> **WHAT IS EXPECTED**
Write back every record verbatim.

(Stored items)
○ ○ ○ ○ ○ ○ ○

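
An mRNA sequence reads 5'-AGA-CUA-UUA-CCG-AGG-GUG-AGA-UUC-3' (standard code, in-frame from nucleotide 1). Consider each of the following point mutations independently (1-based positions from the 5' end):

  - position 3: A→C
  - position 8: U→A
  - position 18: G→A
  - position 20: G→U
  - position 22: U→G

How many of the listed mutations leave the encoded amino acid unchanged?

Codon 1: AGA (Arg) → AGC (Ser) — missense.
Codon 3: UUA (Leu) → UAA (Stop) — nonsense.
Codon 6: GUG (Val) → GUA (Val) — synonymous.
Codon 7: AGA (Arg) → AUA (Ile) — missense.
Codon 8: UUC (Phe) → GUC (Val) — missense.
Synonymous: 1 of 5.

1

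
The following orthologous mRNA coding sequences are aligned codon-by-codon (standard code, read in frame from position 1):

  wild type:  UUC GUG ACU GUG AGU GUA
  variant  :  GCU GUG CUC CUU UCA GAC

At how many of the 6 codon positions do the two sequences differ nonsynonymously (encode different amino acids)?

4

Codon 1: UUC Phe / GCU Ala — nonsynonymous.
Codon 2: GUG Val / GUG Val — identical.
Codon 3: ACU Thr / CUC Leu — nonsynonymous.
Codon 4: GUG Val / CUU Leu — nonsynonymous.
Codon 5: AGU Ser / UCA Ser — synonymous.
Codon 6: GUA Val / GAC Asp — nonsynonymous.
Nonsynonymous differences: 4.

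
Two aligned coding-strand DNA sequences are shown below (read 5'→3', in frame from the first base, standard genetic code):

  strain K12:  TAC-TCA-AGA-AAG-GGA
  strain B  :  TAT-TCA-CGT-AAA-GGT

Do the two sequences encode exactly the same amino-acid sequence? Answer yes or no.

Codon 1: TAC Tyr / TAT Tyr — synonymous.
Codon 2: TCA Ser / TCA Ser — identical.
Codon 3: AGA Arg / CGT Arg — synonymous.
Codon 4: AAG Lys / AAA Lys — synonymous.
Codon 5: GGA Gly / GGT Gly — synonymous.
Nonsynonymous differences: 0 → same protein.

yes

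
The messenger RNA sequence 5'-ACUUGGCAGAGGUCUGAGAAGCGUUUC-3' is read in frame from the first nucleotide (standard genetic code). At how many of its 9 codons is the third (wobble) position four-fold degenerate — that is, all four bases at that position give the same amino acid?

3

Codon 1 ACU (Thr): third position 4-fold.
Codon 2 UGG (Trp): third position 1-fold.
Codon 3 CAG (Gln): third position 2-fold.
Codon 4 AGG (Arg): third position 2-fold.
Codon 5 UCU (Ser): third position 4-fold.
Codon 6 GAG (Glu): third position 2-fold.
Codon 7 AAG (Lys): third position 2-fold.
Codon 8 CGU (Arg): third position 4-fold.
Codon 9 UUC (Phe): third position 2-fold.
Four-fold degenerate third positions: 3.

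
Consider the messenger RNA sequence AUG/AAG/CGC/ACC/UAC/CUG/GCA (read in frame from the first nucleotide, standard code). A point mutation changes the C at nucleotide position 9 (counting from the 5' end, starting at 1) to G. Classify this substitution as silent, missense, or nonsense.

Position 9 falls in codon 3: CGC → Arg.
After the substitution the codon is CGG → Arg.
Both encode Arg, so the change is synonymous.

silent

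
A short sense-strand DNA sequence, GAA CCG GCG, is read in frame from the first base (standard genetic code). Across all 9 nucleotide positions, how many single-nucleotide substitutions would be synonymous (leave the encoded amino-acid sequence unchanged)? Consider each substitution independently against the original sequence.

7

Codon 1 (GAA, Glu): 1 synonymous substitution.
Codon 2 (CCG, Pro): 3 synonymous substitutions.
Codon 3 (GCG, Ala): 3 synonymous substitutions.
Total: 1 + 3 + 3 = 7.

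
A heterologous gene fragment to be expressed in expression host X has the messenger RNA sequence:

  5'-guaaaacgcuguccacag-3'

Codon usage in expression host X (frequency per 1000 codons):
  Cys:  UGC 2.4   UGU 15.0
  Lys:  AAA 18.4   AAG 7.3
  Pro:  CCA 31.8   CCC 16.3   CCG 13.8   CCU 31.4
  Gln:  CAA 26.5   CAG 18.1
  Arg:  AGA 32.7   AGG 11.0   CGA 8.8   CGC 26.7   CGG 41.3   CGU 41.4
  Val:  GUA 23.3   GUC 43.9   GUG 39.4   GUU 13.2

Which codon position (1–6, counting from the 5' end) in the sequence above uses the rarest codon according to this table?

Codon 1 GUA (Val): 23.3 per 1000.
Codon 2 AAA (Lys): 18.4 per 1000.
Codon 3 CGC (Arg): 26.7 per 1000.
Codon 4 UGU (Cys): 15.0 per 1000.
Codon 5 CCA (Pro): 31.8 per 1000.
Codon 6 CAG (Gln): 18.1 per 1000.
Lowest frequency is 15.0 at codon 4.

4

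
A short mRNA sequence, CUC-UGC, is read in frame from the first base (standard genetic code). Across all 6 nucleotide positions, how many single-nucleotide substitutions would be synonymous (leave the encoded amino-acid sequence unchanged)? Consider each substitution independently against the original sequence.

Codon 1 (CUC, Leu): 3 synonymous substitutions.
Codon 2 (UGC, Cys): 1 synonymous substitution.
Total: 3 + 1 = 4.

4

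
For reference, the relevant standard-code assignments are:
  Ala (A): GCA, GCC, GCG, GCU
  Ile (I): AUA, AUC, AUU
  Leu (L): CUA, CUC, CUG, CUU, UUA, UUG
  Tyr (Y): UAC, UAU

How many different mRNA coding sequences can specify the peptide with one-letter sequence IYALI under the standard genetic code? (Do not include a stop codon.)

432

Ile: 3 codons.
Tyr: 2 codons.
Ala: 4 codons.
Leu: 6 codons.
Ile: 3 codons.
3 × 2 × 4 × 6 × 3 = 432.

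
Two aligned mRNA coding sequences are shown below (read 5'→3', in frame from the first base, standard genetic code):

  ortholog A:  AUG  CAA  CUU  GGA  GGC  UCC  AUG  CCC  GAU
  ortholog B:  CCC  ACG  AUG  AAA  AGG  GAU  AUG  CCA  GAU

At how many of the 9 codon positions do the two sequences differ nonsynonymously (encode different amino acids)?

Codon 1: AUG Met / CCC Pro — nonsynonymous.
Codon 2: CAA Gln / ACG Thr — nonsynonymous.
Codon 3: CUU Leu / AUG Met — nonsynonymous.
Codon 4: GGA Gly / AAA Lys — nonsynonymous.
Codon 5: GGC Gly / AGG Arg — nonsynonymous.
Codon 6: UCC Ser / GAU Asp — nonsynonymous.
Codon 7: AUG Met / AUG Met — identical.
Codon 8: CCC Pro / CCA Pro — synonymous.
Codon 9: GAU Asp / GAU Asp — identical.
Nonsynonymous differences: 6.

6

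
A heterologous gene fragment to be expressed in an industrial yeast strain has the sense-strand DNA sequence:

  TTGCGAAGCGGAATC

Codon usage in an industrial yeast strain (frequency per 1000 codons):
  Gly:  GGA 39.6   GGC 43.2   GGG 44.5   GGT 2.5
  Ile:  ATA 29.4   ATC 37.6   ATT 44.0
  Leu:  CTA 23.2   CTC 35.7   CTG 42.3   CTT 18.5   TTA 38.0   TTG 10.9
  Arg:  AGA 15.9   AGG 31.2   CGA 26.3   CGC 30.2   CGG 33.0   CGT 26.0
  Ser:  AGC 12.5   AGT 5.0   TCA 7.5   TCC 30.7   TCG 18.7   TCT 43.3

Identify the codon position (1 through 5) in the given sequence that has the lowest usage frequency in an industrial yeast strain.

Codon 1 TTG (Leu): 10.9 per 1000.
Codon 2 CGA (Arg): 26.3 per 1000.
Codon 3 AGC (Ser): 12.5 per 1000.
Codon 4 GGA (Gly): 39.6 per 1000.
Codon 5 ATC (Ile): 37.6 per 1000.
Lowest frequency is 10.9 at codon 1.

1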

○ ○ ○ ○ ○ ○ ○

> **EXERCISE SOLUTION**
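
An mRNA sequence reads 5'-AGA-CUA-UUA-CCG-AGG-GUG-AGA-UUC-3' (standard code, in-frame from nucleotide 1). Consider each of the following point mutations independently (1-based positions from the 5' end):

  - position 3: A→C
  - position 8: U→A
  - position 18: G→A
  - position 20: G→U
  - position 22: U→G

How many of the listed mutations leave the encoded amino acid unchanged?

Codon 1: AGA (Arg) → AGC (Ser) — missense.
Codon 3: UUA (Leu) → UAA (Stop) — nonsense.
Codon 6: GUG (Val) → GUA (Val) — synonymous.
Codon 7: AGA (Arg) → AUA (Ile) — missense.
Codon 8: UUC (Phe) → GUC (Val) — missense.
Synonymous: 1 of 5.

1

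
The following orthologous mRNA coding sequences are aligned codon-by-codon (standard code, read in frame from position 1):

  wild type:  UUC GUG ACU GUG AGU GUA
  variant  :  GCU GUG CUC CUU UCA GAC

At how many of the 6 codon positions do the two sequences differ nonsynonymously (encode different amino acids)?

4

Codon 1: UUC Phe / GCU Ala — nonsynonymous.
Codon 2: GUG Val / GUG Val — identical.
Codon 3: ACU Thr / CUC Leu — nonsynonymous.
Codon 4: GUG Val / CUU Leu — nonsynonymous.
Codon 5: AGU Ser / UCA Ser — synonymous.
Codon 6: GUA Val / GAC Asp — nonsynonymous.
Nonsynonymous differences: 4.

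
Two aligned coding-strand DNA sequences are shown below (read 5'→3', in frame from the first base, standard genetic code):

  strain K12:  TAC-TCA-AGA-AAG-GGA
  strain B  :  TAT-TCA-CGT-AAA-GGT

Do the two sequences encode exactly the same amino-acid sequence? Answer yes or no.

Codon 1: TAC Tyr / TAT Tyr — synonymous.
Codon 2: TCA Ser / TCA Ser — identical.
Codon 3: AGA Arg / CGT Arg — synonymous.
Codon 4: AAG Lys / AAA Lys — synonymous.
Codon 5: GGA Gly / GGT Gly — synonymous.
Nonsynonymous differences: 0 → same protein.

yes

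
The messenger RNA sequence 5'-ACUUGGCAGAGGUCUGAGAAGCGUUUC-3' is read in frame from the first nucleotide (standard genetic code). At how many of its 9 codons is the third (wobble) position four-fold degenerate — that is, all four bases at that position give the same amino acid?

3

Codon 1 ACU (Thr): third position 4-fold.
Codon 2 UGG (Trp): third position 1-fold.
Codon 3 CAG (Gln): third position 2-fold.
Codon 4 AGG (Arg): third position 2-fold.
Codon 5 UCU (Ser): third position 4-fold.
Codon 6 GAG (Glu): third position 2-fold.
Codon 7 AAG (Lys): third position 2-fold.
Codon 8 CGU (Arg): third position 4-fold.
Codon 9 UUC (Phe): third position 2-fold.
Four-fold degenerate third positions: 3.

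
Consider the messenger RNA sequence AUG/AAG/CGC/ACC/UAC/CUG/GCA (read in frame from the first nucleotide, standard code). A point mutation changes the C at nucleotide position 9 (counting from the 5' end, starting at 1) to G. Classify this substitution as silent, missense, or nonsense.

Position 9 falls in codon 3: CGC → Arg.
After the substitution the codon is CGG → Arg.
Both encode Arg, so the change is synonymous.

silent

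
A short sense-strand DNA sequence, GAA CCG GCG, is read in frame from the first base (standard genetic code). Across all 9 nucleotide positions, how many single-nucleotide substitutions would be synonymous (leave the encoded amino-acid sequence unchanged)? Consider each substitution independently against the original sequence.

7

Codon 1 (GAA, Glu): 1 synonymous substitution.
Codon 2 (CCG, Pro): 3 synonymous substitutions.
Codon 3 (GCG, Ala): 3 synonymous substitutions.
Total: 1 + 3 + 3 = 7.

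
A heterologous gene fragment to be expressed in expression host X has the messenger RNA sequence:

  5'-guaaaacgcuguccacag-3'

Codon usage in expression host X (frequency per 1000 codons):
  Cys:  UGC 2.4   UGU 15.0
  Lys:  AAA 18.4   AAG 7.3
  Pro:  CCA 31.8   CCC 16.3   CCG 13.8   CCU 31.4
  Gln:  CAA 26.5   CAG 18.1
  Arg:  AGA 32.7   AGG 11.0   CGA 8.8   CGC 26.7   CGG 41.3   CGU 41.4
  Val:  GUA 23.3   GUC 43.9   GUG 39.4   GUU 13.2

Which codon position (1–6, counting from the 5' end) in the sequence above uses the rarest codon according to this table?

Codon 1 GUA (Val): 23.3 per 1000.
Codon 2 AAA (Lys): 18.4 per 1000.
Codon 3 CGC (Arg): 26.7 per 1000.
Codon 4 UGU (Cys): 15.0 per 1000.
Codon 5 CCA (Pro): 31.8 per 1000.
Codon 6 CAG (Gln): 18.1 per 1000.
Lowest frequency is 15.0 at codon 4.

4

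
A short mRNA sequence, CUC-UGC, is read in frame from the first base (standard genetic code). Across all 6 nucleotide positions, how many single-nucleotide substitutions would be synonymous (leave the encoded amino-acid sequence unchanged)? Consider each substitution independently against the original sequence.

Codon 1 (CUC, Leu): 3 synonymous substitutions.
Codon 2 (UGC, Cys): 1 synonymous substitution.
Total: 3 + 1 = 4.

4

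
For reference, the relevant standard-code assignments are:
  Ala (A): GCA, GCC, GCG, GCU
  Ile (I): AUA, AUC, AUU
  Leu (L): CUA, CUC, CUG, CUU, UUA, UUG
  Tyr (Y): UAC, UAU

How many different mRNA coding sequences can specify the peptide with one-letter sequence IYALI under the standard genetic code? (Do not include a stop codon.)

432

Ile: 3 codons.
Tyr: 2 codons.
Ala: 4 codons.
Leu: 6 codons.
Ile: 3 codons.
3 × 2 × 4 × 6 × 3 = 432.

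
Two aligned mRNA coding sequences are shown below (read 5'→3', in frame from the first base, standard genetic code):

  ortholog A:  AUG  CAA  CUU  GGA  GGC  UCC  AUG  CCC  GAU
  ortholog B:  CCC  ACG  AUG  AAA  AGG  GAU  AUG  CCA  GAU

At how many of the 9 codon positions do the two sequences differ nonsynonymously (encode different amino acids)?

Codon 1: AUG Met / CCC Pro — nonsynonymous.
Codon 2: CAA Gln / ACG Thr — nonsynonymous.
Codon 3: CUU Leu / AUG Met — nonsynonymous.
Codon 4: GGA Gly / AAA Lys — nonsynonymous.
Codon 5: GGC Gly / AGG Arg — nonsynonymous.
Codon 6: UCC Ser / GAU Asp — nonsynonymous.
Codon 7: AUG Met / AUG Met — identical.
Codon 8: CCC Pro / CCA Pro — synonymous.
Codon 9: GAU Asp / GAU Asp — identical.
Nonsynonymous differences: 6.

6

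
A heterologous gene fragment to be expressed in an industrial yeast strain has the sense-strand DNA sequence:

  TTGCGAAGCGGAATC

Codon usage in an industrial yeast strain (frequency per 1000 codons):
  Gly:  GGA 39.6   GGC 43.2   GGG 44.5   GGT 2.5
  Ile:  ATA 29.4   ATC 37.6   ATT 44.0
  Leu:  CTA 23.2   CTC 35.7   CTG 42.3   CTT 18.5   TTA 38.0   TTG 10.9
  Arg:  AGA 15.9   AGG 31.2   CGA 26.3   CGC 30.2   CGG 33.0   CGT 26.0
  Ser:  AGC 12.5   AGT 5.0   TCA 7.5   TCC 30.7   TCG 18.7   TCT 43.3

Identify the codon position (1 through 5) in the given sequence that has the lowest usage frequency in an industrial yeast strain.

Codon 1 TTG (Leu): 10.9 per 1000.
Codon 2 CGA (Arg): 26.3 per 1000.
Codon 3 AGC (Ser): 12.5 per 1000.
Codon 4 GGA (Gly): 39.6 per 1000.
Codon 5 ATC (Ile): 37.6 per 1000.
Lowest frequency is 10.9 at codon 1.

1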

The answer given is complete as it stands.